● **EXERCISE DATA**
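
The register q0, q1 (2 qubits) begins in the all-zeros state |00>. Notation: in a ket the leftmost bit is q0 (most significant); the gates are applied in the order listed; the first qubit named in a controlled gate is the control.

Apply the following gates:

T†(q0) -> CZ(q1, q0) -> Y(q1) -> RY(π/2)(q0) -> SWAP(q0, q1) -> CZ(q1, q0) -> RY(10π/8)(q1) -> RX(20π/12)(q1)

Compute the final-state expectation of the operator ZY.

The expectation value of ZY is sqrt(6)/4.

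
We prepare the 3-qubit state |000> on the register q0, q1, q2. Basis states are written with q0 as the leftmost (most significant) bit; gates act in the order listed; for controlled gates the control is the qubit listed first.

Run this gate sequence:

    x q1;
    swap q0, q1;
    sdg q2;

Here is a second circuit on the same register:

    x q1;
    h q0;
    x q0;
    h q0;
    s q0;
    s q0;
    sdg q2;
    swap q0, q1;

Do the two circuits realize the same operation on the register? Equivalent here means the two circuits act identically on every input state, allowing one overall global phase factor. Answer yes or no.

Yes — the two circuits implement the same unitary up to a global phase.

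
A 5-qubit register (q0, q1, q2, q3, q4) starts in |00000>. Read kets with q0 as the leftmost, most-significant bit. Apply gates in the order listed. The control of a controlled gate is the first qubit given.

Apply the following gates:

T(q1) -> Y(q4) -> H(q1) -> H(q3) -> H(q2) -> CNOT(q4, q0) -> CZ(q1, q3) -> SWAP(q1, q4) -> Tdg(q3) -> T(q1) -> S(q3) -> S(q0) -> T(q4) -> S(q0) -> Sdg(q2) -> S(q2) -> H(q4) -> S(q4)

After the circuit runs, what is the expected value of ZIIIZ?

The observable ZIIIZ averages to 0.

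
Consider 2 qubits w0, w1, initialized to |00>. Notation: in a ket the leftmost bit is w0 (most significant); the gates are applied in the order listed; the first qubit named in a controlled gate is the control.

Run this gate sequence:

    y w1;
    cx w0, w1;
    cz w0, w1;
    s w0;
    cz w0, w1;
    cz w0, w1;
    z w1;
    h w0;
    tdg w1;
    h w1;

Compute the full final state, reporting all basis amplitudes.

The final amplitudes are -exp(I*pi/4)/2 on |00>, exp(I*pi/4)/2 on |01>, -exp(I*pi/4)/2 on |10>, exp(I*pi/4)/2 on |11>.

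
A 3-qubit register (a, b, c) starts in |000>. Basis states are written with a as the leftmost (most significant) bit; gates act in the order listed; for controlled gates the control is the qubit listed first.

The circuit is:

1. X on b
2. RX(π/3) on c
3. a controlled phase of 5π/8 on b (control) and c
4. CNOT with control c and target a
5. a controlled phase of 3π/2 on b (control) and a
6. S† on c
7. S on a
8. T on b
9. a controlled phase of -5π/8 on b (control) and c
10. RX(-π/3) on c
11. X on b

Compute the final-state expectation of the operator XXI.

In the final state, XXI has expectation 0.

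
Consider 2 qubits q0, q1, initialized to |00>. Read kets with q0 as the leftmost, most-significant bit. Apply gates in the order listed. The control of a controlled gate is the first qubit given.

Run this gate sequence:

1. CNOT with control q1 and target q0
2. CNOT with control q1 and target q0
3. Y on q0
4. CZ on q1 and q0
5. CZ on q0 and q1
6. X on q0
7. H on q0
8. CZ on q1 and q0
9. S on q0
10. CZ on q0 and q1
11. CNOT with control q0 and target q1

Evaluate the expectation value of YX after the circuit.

In the final state, YX has expectation 1.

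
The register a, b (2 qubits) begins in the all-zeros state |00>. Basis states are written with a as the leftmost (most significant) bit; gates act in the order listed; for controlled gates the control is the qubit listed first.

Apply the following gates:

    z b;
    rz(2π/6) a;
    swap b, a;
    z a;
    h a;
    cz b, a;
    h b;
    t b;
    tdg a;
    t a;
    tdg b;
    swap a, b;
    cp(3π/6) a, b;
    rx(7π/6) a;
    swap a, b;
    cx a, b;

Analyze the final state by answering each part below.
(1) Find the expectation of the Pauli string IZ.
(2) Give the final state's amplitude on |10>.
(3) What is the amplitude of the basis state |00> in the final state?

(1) The observable IZ averages to 1/4. Key observation: gates 8-11 undo each other exactly, leaving only the rest of the circuit to track.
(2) |10> carries amplitude -sqrt(6)*exp(I*pi/3)/4 in the final state.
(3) |00> carries amplitude (-sqrt(2) + sqrt(6) + sqrt(2)*I + sqrt(6)*I)*exp(5*I*pi/6)/8 in the final state.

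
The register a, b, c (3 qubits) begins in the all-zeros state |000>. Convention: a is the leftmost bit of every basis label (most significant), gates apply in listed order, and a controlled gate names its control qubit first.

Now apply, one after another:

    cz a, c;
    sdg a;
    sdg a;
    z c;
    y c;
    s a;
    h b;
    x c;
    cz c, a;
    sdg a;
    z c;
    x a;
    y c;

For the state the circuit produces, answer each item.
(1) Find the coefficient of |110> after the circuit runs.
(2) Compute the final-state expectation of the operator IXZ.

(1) The final state's coefficient on |110> equals 0.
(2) The expectation value of IXZ is -1.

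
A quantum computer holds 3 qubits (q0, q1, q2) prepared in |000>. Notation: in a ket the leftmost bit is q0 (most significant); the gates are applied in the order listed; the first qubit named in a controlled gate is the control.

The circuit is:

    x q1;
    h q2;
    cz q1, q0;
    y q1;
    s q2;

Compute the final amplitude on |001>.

The amplitude on |001> is sqrt(2)/2.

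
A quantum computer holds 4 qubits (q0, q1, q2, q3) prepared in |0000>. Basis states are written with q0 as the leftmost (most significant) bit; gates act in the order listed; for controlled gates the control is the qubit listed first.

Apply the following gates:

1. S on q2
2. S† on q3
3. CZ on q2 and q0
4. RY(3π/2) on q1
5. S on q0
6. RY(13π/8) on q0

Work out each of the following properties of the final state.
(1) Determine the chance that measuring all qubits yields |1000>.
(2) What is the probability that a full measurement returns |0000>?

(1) The probability of measuring |1000> is 1/4 - sqrt(2 - sqrt(2))/8.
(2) A full measurement returns |0000> with probability sqrt(2 - sqrt(2))/8 + 1/4.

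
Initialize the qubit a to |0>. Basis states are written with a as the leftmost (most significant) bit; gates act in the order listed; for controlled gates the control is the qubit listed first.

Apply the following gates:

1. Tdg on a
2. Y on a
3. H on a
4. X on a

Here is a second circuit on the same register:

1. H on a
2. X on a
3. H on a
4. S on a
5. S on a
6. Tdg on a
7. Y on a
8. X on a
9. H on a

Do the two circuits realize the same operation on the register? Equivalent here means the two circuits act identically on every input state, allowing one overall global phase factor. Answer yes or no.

No, they are not equivalent — no single phase factor reconciles the two unitaries.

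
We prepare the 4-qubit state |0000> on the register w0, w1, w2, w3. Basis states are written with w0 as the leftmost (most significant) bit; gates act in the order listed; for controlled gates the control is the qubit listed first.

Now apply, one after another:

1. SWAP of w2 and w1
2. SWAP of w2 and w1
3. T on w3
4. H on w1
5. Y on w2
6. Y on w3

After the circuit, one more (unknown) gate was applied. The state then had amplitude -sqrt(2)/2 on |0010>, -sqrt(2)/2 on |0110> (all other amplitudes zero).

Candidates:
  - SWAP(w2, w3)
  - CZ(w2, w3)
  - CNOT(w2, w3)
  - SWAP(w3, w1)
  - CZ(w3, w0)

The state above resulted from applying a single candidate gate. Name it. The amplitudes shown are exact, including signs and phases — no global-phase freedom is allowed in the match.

The unique candidate consistent with the amplitudes is CNOT(w2, w3).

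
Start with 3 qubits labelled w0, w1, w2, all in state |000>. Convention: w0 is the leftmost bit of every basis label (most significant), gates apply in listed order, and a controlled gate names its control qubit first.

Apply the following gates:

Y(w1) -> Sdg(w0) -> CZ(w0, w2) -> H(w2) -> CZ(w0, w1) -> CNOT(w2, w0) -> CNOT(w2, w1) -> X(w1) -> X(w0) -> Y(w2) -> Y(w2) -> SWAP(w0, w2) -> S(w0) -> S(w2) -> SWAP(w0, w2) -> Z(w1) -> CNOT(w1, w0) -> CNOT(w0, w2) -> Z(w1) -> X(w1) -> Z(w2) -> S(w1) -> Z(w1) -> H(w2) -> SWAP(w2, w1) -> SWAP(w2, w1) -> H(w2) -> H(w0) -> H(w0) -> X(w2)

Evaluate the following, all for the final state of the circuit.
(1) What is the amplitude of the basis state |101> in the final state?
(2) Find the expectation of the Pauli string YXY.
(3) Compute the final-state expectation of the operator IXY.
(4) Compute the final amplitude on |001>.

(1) The final state's coefficient on |101> equals -sqrt(2)/2. Key observation: gates 24-27 undo each other exactly, leaving only the rest of the circuit to track.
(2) In the final state, YXY has expectation 0.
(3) The observable IXY averages to -1.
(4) |001> carries amplitude 0 in the final state.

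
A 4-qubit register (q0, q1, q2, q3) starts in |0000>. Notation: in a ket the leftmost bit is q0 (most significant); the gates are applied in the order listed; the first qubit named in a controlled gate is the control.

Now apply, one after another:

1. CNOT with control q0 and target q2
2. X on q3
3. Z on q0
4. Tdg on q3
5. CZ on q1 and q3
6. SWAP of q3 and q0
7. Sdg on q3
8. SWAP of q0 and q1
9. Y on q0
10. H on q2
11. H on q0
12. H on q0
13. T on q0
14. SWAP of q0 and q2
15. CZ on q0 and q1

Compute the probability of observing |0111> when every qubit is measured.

The probability of measuring |0111> is 0.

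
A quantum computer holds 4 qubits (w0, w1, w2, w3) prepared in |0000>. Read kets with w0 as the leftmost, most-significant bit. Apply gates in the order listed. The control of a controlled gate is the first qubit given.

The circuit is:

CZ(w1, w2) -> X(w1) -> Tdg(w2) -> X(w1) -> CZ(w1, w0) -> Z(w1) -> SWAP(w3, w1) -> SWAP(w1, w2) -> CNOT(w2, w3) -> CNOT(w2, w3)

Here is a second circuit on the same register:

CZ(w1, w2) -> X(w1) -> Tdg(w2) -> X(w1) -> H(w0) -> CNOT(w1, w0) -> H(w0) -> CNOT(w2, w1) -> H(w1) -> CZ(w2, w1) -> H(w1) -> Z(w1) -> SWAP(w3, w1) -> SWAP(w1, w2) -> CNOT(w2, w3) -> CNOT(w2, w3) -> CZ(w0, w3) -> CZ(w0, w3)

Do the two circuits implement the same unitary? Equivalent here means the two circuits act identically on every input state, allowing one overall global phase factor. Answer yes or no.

Yes — the two circuits implement the same unitary up to a global phase.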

● **WORK TO COMPLETE**
For this exercise, copy word for word the line that contains "CZ(w1, w2) -> X(w1) -> Tdg(w2) -> X(w1) -> H(w0)" and every line after it, ending with the last line of the entries above.

● **SOLUTION BELOW**
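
CZ(w1, w2) -> X(w1) -> Tdg(w2) -> X(w1) -> H(w0) -> CNOT(w1, w0) -> H(w0) -> CNOT(w2, w1) -> H(w1) -> CZ(w2, w1) -> H(w1) -> Z(w1) -> SWAP(w3, w1) -> SWAP(w1, w2) -> CNOT(w2, w3) -> CNOT(w2, w3) -> CZ(w0, w3) -> CZ(w0, w3)

Do the two circuits implement the same unitary? Equivalent here means the two circuits act identically on every input state, allowing one overall global phase factor. Answer yes or no.

Yes — the two circuits implement the same unitary up to a global phase.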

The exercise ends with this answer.